Below are records; please set down exactly the lines from the first through the one containing "The plaintext blocks".

(Material provided begins)

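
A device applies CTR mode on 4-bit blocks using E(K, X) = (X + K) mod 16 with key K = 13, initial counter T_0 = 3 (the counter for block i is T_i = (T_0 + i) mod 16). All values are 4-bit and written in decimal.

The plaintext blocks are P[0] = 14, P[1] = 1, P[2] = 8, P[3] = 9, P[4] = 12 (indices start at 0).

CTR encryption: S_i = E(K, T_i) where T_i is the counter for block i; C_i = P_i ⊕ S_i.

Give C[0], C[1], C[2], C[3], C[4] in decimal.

C[0]: T = 3, S = E(K, T) = 0; 14 ⊕ 0 = 14.
C[1]: T = 4, S = E(K, T) = 1; 1 ⊕ 1 = 0.
C[2]: T = 5, S = E(K, T) = 2; 8 ⊕ 2 = 10.
C[3]: T = 6, S = E(K, T) = 3; 9 ⊕ 3 = 10.
C[4]: T = 7, S = E(K, T) = 4; 12 ⊕ 4 = 8.

C[0] = 14, C[1] = 0, C[2] = 10, C[3] = 10, C[4] = 8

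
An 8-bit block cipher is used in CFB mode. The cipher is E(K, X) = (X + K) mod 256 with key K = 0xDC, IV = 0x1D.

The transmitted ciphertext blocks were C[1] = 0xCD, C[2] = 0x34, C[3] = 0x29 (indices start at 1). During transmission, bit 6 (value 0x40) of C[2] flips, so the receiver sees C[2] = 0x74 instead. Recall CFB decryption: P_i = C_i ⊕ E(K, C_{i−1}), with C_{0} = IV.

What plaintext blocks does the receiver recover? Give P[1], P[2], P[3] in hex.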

(Material provided ends)

* _Task result_
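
A device applies CTR mode on 4-bit blocks using E(K, X) = (X + K) mod 16 with key K = 13, initial counter T_0 = 3 (the counter for block i is T_i = (T_0 + i) mod 16). All values are 4-bit and written in decimal.

The plaintext blocks are P[0] = 14, P[1] = 1, P[2] = 8, P[3] = 9, P[4] = 12 (indices start at 0).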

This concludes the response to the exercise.